## Assignment
Retype the entries exactly. Include every line.

Stored items
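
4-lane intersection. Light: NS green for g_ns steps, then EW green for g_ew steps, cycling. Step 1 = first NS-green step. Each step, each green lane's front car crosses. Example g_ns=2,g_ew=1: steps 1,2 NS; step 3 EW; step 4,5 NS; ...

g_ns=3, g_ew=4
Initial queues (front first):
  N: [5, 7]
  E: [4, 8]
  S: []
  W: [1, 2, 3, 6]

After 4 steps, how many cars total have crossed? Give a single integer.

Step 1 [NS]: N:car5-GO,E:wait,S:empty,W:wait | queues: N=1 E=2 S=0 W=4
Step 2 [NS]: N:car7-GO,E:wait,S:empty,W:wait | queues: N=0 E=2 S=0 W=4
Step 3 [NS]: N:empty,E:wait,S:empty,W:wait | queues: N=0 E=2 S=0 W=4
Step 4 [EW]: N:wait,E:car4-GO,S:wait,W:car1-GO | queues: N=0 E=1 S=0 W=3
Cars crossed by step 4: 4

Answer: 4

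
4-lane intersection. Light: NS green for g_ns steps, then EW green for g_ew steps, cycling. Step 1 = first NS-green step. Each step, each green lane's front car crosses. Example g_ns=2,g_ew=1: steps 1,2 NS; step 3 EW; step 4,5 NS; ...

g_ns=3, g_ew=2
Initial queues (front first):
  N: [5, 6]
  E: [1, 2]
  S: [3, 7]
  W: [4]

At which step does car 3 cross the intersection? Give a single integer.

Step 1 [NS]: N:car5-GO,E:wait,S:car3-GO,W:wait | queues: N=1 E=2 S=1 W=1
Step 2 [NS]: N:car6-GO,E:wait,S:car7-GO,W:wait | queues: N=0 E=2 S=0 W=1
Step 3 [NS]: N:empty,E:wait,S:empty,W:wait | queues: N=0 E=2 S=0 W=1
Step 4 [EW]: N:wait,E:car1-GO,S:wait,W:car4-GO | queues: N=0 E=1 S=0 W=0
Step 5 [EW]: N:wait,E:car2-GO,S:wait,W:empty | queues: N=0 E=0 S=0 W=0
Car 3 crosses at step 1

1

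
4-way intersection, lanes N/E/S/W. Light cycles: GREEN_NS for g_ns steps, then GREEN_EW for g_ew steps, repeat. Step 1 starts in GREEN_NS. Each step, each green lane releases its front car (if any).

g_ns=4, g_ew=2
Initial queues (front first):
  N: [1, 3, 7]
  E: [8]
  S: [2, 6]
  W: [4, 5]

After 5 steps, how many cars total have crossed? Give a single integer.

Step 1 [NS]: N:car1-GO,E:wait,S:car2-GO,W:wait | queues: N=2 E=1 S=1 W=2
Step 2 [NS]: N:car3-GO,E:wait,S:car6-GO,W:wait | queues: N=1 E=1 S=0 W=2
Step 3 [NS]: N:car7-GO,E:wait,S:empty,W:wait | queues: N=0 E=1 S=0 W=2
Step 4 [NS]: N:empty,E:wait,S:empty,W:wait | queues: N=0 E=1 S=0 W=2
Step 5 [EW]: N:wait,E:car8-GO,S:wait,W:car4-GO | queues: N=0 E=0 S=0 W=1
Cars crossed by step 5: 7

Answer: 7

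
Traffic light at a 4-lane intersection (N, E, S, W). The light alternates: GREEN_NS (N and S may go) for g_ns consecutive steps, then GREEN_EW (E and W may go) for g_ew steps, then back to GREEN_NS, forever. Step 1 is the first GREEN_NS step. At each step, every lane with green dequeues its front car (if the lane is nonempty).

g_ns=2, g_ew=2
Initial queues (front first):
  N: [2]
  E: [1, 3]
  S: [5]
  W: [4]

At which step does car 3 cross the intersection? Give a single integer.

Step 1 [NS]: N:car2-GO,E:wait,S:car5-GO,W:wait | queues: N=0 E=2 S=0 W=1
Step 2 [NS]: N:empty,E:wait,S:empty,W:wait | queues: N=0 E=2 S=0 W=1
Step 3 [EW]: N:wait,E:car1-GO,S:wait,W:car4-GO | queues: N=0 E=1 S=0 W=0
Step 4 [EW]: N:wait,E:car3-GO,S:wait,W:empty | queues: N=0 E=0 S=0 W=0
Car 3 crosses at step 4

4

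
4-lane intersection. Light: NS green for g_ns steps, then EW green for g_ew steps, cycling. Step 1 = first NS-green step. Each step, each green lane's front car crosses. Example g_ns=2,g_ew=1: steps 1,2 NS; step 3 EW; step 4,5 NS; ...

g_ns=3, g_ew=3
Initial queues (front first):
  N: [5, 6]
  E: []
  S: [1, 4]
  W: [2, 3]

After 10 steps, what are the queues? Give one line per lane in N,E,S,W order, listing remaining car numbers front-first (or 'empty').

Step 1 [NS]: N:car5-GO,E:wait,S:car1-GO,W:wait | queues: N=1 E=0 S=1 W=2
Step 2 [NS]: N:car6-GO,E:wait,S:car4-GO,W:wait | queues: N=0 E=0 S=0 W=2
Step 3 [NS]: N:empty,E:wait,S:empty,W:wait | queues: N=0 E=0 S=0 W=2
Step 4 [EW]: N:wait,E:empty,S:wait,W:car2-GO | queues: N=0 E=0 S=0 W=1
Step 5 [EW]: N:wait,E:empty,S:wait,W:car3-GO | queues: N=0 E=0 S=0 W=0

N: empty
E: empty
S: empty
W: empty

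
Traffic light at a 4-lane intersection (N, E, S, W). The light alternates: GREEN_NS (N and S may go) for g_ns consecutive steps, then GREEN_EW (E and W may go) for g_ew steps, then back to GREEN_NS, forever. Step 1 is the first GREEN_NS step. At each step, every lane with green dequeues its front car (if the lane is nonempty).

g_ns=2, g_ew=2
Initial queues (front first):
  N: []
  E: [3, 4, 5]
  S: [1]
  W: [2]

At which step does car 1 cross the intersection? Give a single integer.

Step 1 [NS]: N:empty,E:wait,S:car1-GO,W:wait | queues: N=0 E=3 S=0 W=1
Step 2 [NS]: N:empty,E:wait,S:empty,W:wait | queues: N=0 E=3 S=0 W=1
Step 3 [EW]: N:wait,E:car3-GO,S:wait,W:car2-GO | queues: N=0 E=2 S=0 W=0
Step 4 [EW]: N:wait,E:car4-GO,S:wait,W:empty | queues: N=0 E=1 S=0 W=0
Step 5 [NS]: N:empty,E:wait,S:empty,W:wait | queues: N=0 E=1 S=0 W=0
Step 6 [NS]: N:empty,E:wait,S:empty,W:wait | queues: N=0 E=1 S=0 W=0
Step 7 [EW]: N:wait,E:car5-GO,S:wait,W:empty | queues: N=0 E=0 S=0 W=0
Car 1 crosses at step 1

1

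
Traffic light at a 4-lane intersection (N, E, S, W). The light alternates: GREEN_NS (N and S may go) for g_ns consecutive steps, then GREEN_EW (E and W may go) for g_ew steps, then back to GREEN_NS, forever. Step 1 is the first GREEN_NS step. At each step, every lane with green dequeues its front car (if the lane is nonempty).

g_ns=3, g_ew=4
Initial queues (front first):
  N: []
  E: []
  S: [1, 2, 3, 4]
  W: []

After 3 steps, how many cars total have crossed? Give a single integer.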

## Answer box
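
4-lane intersection. Light: NS green for g_ns steps, then EW green for g_ew steps, cycling. Step 1 = first NS-green step. Each step, each green lane's front car crosses. Example g_ns=2,g_ew=1: steps 1,2 NS; step 3 EW; step 4,5 NS; ...

g_ns=3, g_ew=4
Initial queues (front first):
  N: [5, 7]
  E: [4, 8]
  S: []
  W: [1, 2, 3, 6]

After 4 steps, how many cars total have crossed? Give a single integer.

Step 1 [NS]: N:car5-GO,E:wait,S:empty,W:wait | queues: N=1 E=2 S=0 W=4
Step 2 [NS]: N:car7-GO,E:wait,S:empty,W:wait | queues: N=0 E=2 S=0 W=4
Step 3 [NS]: N:empty,E:wait,S:empty,W:wait | queues: N=0 E=2 S=0 W=4
Step 4 [EW]: N:wait,E:car4-GO,S:wait,W:car1-GO | queues: N=0 E=1 S=0 W=3
Cars crossed by step 4: 4

Answer: 4

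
4-lane intersection. Light: NS green for g_ns steps, then EW green for g_ew steps, cycling. Step 1 = first NS-green step. Each step, each green lane's front car crosses. Example g_ns=2,g_ew=1: steps 1,2 NS; step 3 EW; step 4,5 NS; ...

g_ns=3, g_ew=2
Initial queues (front first):
  N: [5, 6]
  E: [1, 2]
  S: [3, 7]
  W: [4]

At which step does car 3 cross the intersection? Give a single integer.

Step 1 [NS]: N:car5-GO,E:wait,S:car3-GO,W:wait | queues: N=1 E=2 S=1 W=1
Step 2 [NS]: N:car6-GO,E:wait,S:car7-GO,W:wait | queues: N=0 E=2 S=0 W=1
Step 3 [NS]: N:empty,E:wait,S:empty,W:wait | queues: N=0 E=2 S=0 W=1
Step 4 [EW]: N:wait,E:car1-GO,S:wait,W:car4-GO | queues: N=0 E=1 S=0 W=0
Step 5 [EW]: N:wait,E:car2-GO,S:wait,W:empty | queues: N=0 E=0 S=0 W=0
Car 3 crosses at step 1

1

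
4-way intersection, lanes N/E/S/W. Light cycles: GREEN_NS for g_ns steps, then GREEN_EW for g_ew steps, repeat. Step 1 starts in GREEN_NS. Each step, each green lane releases its front car (if any).

g_ns=4, g_ew=2
Initial queues (front first):
  N: [1, 3, 7]
  E: [8]
  S: [2, 6]
  W: [4, 5]

After 5 steps, how many cars total have crossed? Give a single integer.

Step 1 [NS]: N:car1-GO,E:wait,S:car2-GO,W:wait | queues: N=2 E=1 S=1 W=2
Step 2 [NS]: N:car3-GO,E:wait,S:car6-GO,W:wait | queues: N=1 E=1 S=0 W=2
Step 3 [NS]: N:car7-GO,E:wait,S:empty,W:wait | queues: N=0 E=1 S=0 W=2
Step 4 [NS]: N:empty,E:wait,S:empty,W:wait | queues: N=0 E=1 S=0 W=2
Step 5 [EW]: N:wait,E:car8-GO,S:wait,W:car4-GO | queues: N=0 E=0 S=0 W=1
Cars crossed by step 5: 7

Answer: 7

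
Traffic light at a 4-lane intersection (N, E, S, W). The light alternates: GREEN_NS (N and S may go) for g_ns consecutive steps, then GREEN_EW (E and W may go) for g_ew steps, then back to GREEN_NS, forever. Step 1 is the first GREEN_NS step. At each step, every lane with green dequeues its front car (if the lane is nonempty).

g_ns=2, g_ew=2
Initial queues (front first):
  N: [2]
  E: [1, 3]
  S: [5]
  W: [4]

At which step does car 3 cross the intersection? Give a single integer.

Step 1 [NS]: N:car2-GO,E:wait,S:car5-GO,W:wait | queues: N=0 E=2 S=0 W=1
Step 2 [NS]: N:empty,E:wait,S:empty,W:wait | queues: N=0 E=2 S=0 W=1
Step 3 [EW]: N:wait,E:car1-GO,S:wait,W:car4-GO | queues: N=0 E=1 S=0 W=0
Step 4 [EW]: N:wait,E:car3-GO,S:wait,W:empty | queues: N=0 E=0 S=0 W=0
Car 3 crosses at step 4

4

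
4-lane intersection. Light: NS green for g_ns steps, then EW green for g_ew steps, cycling. Step 1 = first NS-green step. Each step, each green lane's front car crosses. Example g_ns=2,g_ew=1: steps 1,2 NS; step 3 EW; step 4,5 NS; ...

g_ns=3, g_ew=3
Initial queues (front first):
  N: [5, 6]
  E: []
  S: [1, 4]
  W: [2, 3]

After 10 steps, what are the queues? Give one line per lane in N,E,S,W order, listing remaining car numbers front-first (or 'empty').

Step 1 [NS]: N:car5-GO,E:wait,S:car1-GO,W:wait | queues: N=1 E=0 S=1 W=2
Step 2 [NS]: N:car6-GO,E:wait,S:car4-GO,W:wait | queues: N=0 E=0 S=0 W=2
Step 3 [NS]: N:empty,E:wait,S:empty,W:wait | queues: N=0 E=0 S=0 W=2
Step 4 [EW]: N:wait,E:empty,S:wait,W:car2-GO | queues: N=0 E=0 S=0 W=1
Step 5 [EW]: N:wait,E:empty,S:wait,W:car3-GO | queues: N=0 E=0 S=0 W=0

N: empty
E: empty
S: empty
W: empty

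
Traffic light at a 4-lane intersection (N, E, S, W). The light alternates: GREEN_NS (N and S may go) for g_ns consecutive steps, then GREEN_EW (E and W may go) for g_ew steps, then back to GREEN_NS, forever. Step 1 is the first GREEN_NS step. At each step, every lane with green dequeues its front car (if the lane is nonempty).

g_ns=2, g_ew=2
Initial queues (front first):
  N: []
  E: [3, 4, 5]
  S: [1]
  W: [2]

At which step does car 1 cross the intersection? Give a single integer.

Step 1 [NS]: N:empty,E:wait,S:car1-GO,W:wait | queues: N=0 E=3 S=0 W=1
Step 2 [NS]: N:empty,E:wait,S:empty,W:wait | queues: N=0 E=3 S=0 W=1
Step 3 [EW]: N:wait,E:car3-GO,S:wait,W:car2-GO | queues: N=0 E=2 S=0 W=0
Step 4 [EW]: N:wait,E:car4-GO,S:wait,W:empty | queues: N=0 E=1 S=0 W=0
Step 5 [NS]: N:empty,E:wait,S:empty,W:wait | queues: N=0 E=1 S=0 W=0
Step 6 [NS]: N:empty,E:wait,S:empty,W:wait | queues: N=0 E=1 S=0 W=0
Step 7 [EW]: N:wait,E:car5-GO,S:wait,W:empty | queues: N=0 E=0 S=0 W=0
Car 1 crosses at step 1

1

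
Traffic light at a 4-lane intersection (N, E, S, W). The light alternates: GREEN_NS (N and S may go) for g_ns consecutive steps, then GREEN_EW (E and W may go) for g_ew steps, then back to GREEN_NS, forever. Step 1 is the first GREEN_NS step. At each step, every lane with green dequeues its front car (if the lane is nonempty).

g_ns=3, g_ew=4
Initial queues (front first):
  N: []
  E: []
  S: [1, 2, 3, 4]
  W: []

After 3 steps, how many cars total have crossed? Give a single integer.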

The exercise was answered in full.